Stored data:
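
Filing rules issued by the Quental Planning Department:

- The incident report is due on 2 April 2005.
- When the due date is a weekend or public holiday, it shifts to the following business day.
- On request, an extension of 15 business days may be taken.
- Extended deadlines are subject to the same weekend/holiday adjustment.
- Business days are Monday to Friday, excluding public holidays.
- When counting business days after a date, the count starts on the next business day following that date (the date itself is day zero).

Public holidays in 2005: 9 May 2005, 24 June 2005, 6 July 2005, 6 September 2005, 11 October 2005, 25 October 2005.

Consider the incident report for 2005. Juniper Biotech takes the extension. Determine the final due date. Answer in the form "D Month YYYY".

The stated deadline is 2 April 2005.
2 April 2005 is a Saturday, so it moves to the next business day, 4 April 2005 (Monday).
Applying the 15-business-day extension: 15 business days after 4 April 2005 is 25 April 2005.
Since 25 April 2005 is a Monday and not a holiday, the date is unchanged.
Final deadline: 25 April 2005.

25 April 2005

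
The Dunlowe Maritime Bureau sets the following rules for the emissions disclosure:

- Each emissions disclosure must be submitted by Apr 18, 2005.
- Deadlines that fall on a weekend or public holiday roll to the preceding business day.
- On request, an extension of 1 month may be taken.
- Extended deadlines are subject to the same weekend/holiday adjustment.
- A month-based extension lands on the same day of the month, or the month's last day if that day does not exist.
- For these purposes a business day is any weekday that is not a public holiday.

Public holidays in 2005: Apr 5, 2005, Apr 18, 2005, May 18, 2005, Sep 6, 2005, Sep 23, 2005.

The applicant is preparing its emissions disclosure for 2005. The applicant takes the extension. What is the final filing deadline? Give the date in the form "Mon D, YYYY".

May 13, 2005

The statutory due date is Apr 18, 2005.
Apr 18, 2005 is a listed holiday, so it moves to the preceding business day, Apr 15, 2005 (Friday).
Applying the 1 month extension: 1 month after Apr 15, 2005 is May 15, 2005.
Because May 15, 2005 is a Sunday, the deadline becomes May 13, 2005 (Friday).
Final deadline: May 13, 2005.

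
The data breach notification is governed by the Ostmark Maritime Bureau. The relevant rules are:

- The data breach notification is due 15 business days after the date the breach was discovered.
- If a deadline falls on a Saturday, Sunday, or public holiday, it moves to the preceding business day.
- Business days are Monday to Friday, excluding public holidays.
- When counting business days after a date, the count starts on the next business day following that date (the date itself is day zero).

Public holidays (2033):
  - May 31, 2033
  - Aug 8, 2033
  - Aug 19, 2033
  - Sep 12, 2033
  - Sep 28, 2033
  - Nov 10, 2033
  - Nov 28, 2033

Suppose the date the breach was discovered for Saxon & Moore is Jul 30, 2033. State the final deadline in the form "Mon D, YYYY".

Starting the day after Jul 30, 2033 and counting 15 business days lands on Aug 23, 2033.
Aug 23, 2033 falls on a Tuesday, which is a business day, so no adjustment is needed.
So the filing is due Aug 23, 2033.

Aug 23, 2033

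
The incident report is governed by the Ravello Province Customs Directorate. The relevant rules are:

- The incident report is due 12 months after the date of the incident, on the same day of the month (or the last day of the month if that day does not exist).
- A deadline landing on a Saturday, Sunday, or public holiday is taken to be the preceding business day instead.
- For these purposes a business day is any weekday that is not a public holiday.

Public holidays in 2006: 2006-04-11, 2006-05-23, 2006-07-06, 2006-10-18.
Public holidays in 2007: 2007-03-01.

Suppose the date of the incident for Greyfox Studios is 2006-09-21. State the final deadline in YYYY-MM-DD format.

12 months after 2006-09-21, on the same day of the month, is 2007-09-21.
2007-09-21 is a Friday and not a listed holiday, so it stands.
Deadline: 2007-09-21.

2007-09-21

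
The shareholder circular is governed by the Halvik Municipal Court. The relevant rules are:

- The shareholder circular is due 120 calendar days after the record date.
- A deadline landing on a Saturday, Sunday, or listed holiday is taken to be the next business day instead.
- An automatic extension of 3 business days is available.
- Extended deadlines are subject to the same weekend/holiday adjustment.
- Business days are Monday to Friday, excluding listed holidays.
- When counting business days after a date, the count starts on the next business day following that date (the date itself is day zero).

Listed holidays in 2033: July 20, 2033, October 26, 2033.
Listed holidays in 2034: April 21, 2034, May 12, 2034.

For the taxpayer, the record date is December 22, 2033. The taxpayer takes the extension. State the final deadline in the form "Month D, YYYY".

120 calendar days after December 22, 2033 is April 21, 2034.
April 21, 2034 is a listed holiday; the next business day is April 24, 2034 (Monday).
The 3-business-day extension runs from April 24, 2034 to April 27, 2034.
April 27, 2034 (Thursday) is already a business day.
The final due date is April 27, 2034.

April 27, 2034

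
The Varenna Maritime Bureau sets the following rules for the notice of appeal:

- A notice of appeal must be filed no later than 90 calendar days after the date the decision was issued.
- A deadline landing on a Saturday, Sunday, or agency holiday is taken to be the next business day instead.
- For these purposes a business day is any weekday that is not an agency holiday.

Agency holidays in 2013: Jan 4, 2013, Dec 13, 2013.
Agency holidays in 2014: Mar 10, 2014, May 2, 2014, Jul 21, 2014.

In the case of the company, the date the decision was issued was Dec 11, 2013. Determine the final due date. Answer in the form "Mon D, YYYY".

Trigger date Dec 11, 2013 + 90 calendar days = Mar 11, 2014.
Since Mar 11, 2014 is a Tuesday and not a holiday, the date is unchanged.
So the filing is due Mar 11, 2014.

Mar 11, 2014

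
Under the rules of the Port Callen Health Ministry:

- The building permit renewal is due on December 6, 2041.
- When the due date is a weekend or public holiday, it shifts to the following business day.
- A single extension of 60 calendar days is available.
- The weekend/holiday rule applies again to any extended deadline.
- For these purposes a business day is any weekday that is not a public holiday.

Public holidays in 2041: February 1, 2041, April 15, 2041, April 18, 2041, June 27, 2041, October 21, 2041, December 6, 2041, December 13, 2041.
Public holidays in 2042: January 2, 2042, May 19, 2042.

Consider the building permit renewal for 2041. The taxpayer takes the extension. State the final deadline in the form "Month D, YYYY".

February 7, 2042

The stated deadline is December 6, 2041.
December 6, 2041 is a listed holiday, so it moves to the next business day, December 9, 2041 (Monday).
With the 60-day extension, December 9, 2041 becomes February 7, 2042.
February 7, 2042 is a Friday and not a listed holiday, so it stands.
The final due date is February 7, 2042.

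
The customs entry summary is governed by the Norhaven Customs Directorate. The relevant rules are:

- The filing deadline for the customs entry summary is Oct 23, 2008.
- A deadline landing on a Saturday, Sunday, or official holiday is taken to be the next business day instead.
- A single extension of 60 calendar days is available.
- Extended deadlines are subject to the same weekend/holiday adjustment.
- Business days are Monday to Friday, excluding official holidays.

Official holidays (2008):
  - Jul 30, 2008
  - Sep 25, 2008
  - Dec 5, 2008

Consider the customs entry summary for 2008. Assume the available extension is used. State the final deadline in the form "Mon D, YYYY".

The stated deadline is Oct 23, 2008.
Oct 23, 2008 falls on a Thursday, which is a business day, so no adjustment is needed.
Add the 60 calendar-day extension to Oct 23, 2008: Dec 22, 2008.
Since Dec 22, 2008 is a Monday and not a holiday, the date is unchanged.
So the filing is due Dec 22, 2008.

Dec 22, 2008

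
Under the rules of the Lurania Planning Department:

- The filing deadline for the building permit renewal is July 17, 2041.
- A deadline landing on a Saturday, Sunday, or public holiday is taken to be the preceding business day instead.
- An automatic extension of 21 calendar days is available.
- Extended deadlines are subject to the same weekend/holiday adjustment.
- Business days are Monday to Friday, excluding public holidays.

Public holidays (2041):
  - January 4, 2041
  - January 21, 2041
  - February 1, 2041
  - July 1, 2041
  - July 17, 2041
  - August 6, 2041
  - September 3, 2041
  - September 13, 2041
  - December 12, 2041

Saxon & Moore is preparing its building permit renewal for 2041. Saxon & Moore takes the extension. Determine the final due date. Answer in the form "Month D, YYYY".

The statutory due date is July 17, 2041.
Because July 17, 2041 is a listed holiday, the deadline becomes July 16, 2041 (Tuesday).
The 21-calendar-day extension moves the deadline from July 16, 2041 to August 6, 2041.
August 6, 2041 is a listed holiday; the preceding business day is August 5, 2041 (Monday).
Deadline: August 5, 2041.

August 5, 2041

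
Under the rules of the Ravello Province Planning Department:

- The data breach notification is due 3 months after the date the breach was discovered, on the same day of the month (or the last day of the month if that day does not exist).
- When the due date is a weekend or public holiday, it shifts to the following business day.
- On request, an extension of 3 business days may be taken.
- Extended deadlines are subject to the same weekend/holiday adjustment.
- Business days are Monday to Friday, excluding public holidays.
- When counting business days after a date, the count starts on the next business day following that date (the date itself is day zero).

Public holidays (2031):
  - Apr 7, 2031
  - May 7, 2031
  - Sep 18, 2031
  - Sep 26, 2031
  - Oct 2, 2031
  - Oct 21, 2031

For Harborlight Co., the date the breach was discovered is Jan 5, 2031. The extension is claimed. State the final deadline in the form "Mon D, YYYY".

Apr 11, 2031

3 months after Jan 5, 2031, on the same day of the month, is Apr 5, 2031.
Apr 5, 2031 falls on a Saturday. Rolling to the next business day gives Apr 8, 2031, a Tuesday.
Counting 3 further business days from Apr 8, 2031 reaches Apr 11, 2031.
Apr 11, 2031 falls on a Friday, which is a business day, so no adjustment is needed.
The final due date is Apr 11, 2031.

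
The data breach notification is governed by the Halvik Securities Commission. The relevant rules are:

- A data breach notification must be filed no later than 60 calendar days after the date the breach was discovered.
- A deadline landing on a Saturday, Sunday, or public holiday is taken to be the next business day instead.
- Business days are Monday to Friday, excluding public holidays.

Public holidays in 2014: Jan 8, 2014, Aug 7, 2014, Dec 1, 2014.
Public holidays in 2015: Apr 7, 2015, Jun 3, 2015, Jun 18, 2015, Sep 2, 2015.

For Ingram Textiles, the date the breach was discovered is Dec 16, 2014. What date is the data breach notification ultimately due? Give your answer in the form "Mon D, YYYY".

From Dec 16, 2014, 60 calendar days later is Feb 14, 2015.
Because Feb 14, 2015 is a Saturday, the deadline becomes Feb 16, 2015 (Monday).
Final deadline: Feb 16, 2015.

Feb 16, 2015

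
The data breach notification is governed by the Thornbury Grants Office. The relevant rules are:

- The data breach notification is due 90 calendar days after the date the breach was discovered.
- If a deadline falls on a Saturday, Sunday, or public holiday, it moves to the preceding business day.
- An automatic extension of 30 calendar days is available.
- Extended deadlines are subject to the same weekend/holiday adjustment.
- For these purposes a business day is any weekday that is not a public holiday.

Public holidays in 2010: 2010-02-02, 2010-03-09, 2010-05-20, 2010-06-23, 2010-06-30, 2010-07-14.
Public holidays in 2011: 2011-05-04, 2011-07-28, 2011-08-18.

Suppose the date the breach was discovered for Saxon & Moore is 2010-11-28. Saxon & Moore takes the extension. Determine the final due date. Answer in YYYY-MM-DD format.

2011-03-25

90 calendar days after 2010-11-28 is 2011-02-26.
2011-02-26 is a Saturday, so it moves to the preceding business day, 2011-02-25 (Friday).
With the 30-day extension, 2011-02-25 becomes 2011-03-27.
2011-03-27 falls on a Sunday. Rolling to the preceding business day gives 2011-03-25, a Friday.
Deadline: 2011-03-25.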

Prompt ->
Search the entries for "filed" and copy each matching line.

Output of the task ->
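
- A notice of appeal must be filed no later than 90 calendar days after the date the decision was issued.
- A data breach notification must be filed no later than 60 calendar days after the date the breach was discovered.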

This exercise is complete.